» YOUR TASK: Restate verbatim the span of lines below between the line with "The formula ◇⊤" and the line with "1, 2; 2: 1, 2", including those two lines, and only that span.

(Saved data entries)

....

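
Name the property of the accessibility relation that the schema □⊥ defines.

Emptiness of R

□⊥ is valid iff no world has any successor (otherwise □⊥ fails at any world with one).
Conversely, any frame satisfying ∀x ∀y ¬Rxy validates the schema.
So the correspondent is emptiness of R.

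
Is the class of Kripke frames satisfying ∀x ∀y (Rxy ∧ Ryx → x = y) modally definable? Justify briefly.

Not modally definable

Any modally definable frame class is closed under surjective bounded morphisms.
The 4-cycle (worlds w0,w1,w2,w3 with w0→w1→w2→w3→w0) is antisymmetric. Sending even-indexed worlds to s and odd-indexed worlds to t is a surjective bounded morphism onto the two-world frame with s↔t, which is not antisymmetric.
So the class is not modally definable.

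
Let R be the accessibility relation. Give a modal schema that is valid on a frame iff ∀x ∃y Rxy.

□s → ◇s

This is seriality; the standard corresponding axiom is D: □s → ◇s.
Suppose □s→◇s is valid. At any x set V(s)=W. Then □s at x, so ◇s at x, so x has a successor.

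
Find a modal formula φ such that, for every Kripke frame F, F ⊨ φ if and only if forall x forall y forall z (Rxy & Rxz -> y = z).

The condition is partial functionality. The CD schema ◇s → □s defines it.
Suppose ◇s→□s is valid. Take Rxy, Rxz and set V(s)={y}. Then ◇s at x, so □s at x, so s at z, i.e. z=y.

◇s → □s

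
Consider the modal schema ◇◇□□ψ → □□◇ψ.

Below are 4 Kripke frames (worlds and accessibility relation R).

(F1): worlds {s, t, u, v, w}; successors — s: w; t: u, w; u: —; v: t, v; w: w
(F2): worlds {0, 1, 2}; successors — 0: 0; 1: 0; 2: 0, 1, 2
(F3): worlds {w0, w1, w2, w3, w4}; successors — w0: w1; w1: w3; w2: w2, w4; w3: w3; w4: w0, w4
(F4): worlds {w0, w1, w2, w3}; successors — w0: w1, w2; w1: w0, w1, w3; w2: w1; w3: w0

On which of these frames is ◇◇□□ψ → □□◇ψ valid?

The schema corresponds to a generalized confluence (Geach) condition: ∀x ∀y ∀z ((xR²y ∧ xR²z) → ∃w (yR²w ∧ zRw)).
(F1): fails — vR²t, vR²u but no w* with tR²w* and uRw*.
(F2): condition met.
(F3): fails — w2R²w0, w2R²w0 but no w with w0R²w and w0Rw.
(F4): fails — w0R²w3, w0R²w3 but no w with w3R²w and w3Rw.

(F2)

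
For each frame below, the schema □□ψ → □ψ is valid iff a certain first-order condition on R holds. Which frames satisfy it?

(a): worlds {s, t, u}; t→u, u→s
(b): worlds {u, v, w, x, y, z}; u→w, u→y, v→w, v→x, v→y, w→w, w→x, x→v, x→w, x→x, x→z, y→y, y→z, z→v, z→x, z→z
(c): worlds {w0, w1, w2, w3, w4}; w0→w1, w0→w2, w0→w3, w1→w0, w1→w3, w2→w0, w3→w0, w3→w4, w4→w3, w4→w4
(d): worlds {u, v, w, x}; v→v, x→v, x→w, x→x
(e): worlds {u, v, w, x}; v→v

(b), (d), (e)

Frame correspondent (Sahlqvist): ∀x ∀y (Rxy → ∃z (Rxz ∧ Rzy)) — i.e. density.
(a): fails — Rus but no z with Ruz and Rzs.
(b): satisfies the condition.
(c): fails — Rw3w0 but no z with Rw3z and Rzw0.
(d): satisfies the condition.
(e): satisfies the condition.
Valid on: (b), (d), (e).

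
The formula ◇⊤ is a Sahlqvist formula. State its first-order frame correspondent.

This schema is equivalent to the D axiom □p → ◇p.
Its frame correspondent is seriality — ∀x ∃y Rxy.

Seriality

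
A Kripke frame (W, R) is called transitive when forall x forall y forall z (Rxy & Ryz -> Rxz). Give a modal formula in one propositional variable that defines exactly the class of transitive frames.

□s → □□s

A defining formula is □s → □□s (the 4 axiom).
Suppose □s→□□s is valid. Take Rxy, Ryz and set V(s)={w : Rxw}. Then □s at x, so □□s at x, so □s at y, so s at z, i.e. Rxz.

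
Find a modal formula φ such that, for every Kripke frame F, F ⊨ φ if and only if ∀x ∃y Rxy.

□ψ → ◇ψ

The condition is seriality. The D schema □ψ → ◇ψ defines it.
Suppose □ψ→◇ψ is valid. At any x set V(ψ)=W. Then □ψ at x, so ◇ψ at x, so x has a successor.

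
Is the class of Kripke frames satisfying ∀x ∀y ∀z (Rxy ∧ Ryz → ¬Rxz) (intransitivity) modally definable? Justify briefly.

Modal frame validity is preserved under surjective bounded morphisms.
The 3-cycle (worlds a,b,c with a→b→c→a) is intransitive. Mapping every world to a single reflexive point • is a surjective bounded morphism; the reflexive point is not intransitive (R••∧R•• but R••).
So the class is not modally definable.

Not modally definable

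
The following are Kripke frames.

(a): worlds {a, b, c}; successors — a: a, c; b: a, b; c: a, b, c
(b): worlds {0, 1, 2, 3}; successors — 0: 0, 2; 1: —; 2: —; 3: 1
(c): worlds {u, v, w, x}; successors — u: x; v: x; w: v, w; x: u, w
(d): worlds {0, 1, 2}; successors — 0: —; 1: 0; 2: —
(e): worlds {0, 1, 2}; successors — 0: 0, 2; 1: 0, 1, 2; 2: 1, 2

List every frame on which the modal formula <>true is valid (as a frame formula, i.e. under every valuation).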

....

» ANSWER SPACE:
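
The formula ◇⊤ is a Sahlqvist formula. State its first-order frame correspondent.

This schema is equivalent to the D axiom □p → ◇p.
Its frame correspondent is seriality — ∀x ∃y Rxy.

Seriality

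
A Kripke frame (W, R) is called transitive when forall x forall y forall z (Rxy & Ryz -> Rxz). Give a modal formula in one propositional variable that defines exactly the class of transitive frames.

□s → □□s

A defining formula is □s → □□s (the 4 axiom).
Suppose □s→□□s is valid. Take Rxy, Ryz and set V(s)={w : Rxw}. Then □s at x, so □□s at x, so □s at y, so s at z, i.e. Rxz.

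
Find a modal formula φ such that, for every Kripke frame F, F ⊨ φ if and only if ∀x ∃y Rxy.

□ψ → ◇ψ

The condition is seriality. The D schema □ψ → ◇ψ defines it.
Suppose □ψ→◇ψ is valid. At any x set V(ψ)=W. Then □ψ at x, so ◇ψ at x, so x has a successor.

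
Is the class of Kripke frames satisfying ∀x ∀y ∀z (Rxy ∧ Ryz → ¬Rxz) (intransitivity) modally definable? Justify briefly.

Modal frame validity is preserved under surjective bounded morphisms.
The 3-cycle (worlds a,b,c with a→b→c→a) is intransitive. Mapping every world to a single reflexive point • is a surjective bounded morphism; the reflexive point is not intransitive (R••∧R•• but R••).
So the class is not modally definable.

Not modally definable

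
The following are Kripke frames.

(a): worlds {a, b, c}; successors — a: a, c; b: a, b; c: a, b, c
(b): worlds {0, 1, 2, 3}; successors — 0: 0, 2; 1: —; 2: —; 3: 1
(c): worlds {u, v, w, x}; successors — u: x; v: x; w: v, w; x: u, w
(d): worlds {0, 1, 2}; successors — 0: —; 1: 0; 2: —
(e): worlds {0, 1, 2}; successors — 0: 0, 2; 1: 0, 1, 2; 2: 1, 2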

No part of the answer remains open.